### [Task to complete]
Among the entries below, how many lines contain the string "half"? Only the number is wanted.

### [Record extracts]
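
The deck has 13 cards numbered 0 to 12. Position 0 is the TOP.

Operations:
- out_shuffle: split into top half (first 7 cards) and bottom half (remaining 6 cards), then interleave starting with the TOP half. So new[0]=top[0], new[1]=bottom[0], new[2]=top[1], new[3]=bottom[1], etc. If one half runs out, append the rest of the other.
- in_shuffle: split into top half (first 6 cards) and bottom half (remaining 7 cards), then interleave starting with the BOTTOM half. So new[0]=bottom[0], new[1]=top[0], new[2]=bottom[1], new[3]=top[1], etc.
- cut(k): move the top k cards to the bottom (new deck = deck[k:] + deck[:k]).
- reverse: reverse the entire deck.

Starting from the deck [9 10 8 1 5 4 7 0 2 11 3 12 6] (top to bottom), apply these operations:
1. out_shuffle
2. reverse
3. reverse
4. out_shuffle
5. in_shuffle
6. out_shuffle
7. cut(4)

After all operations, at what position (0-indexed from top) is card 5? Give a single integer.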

### [Your response]
2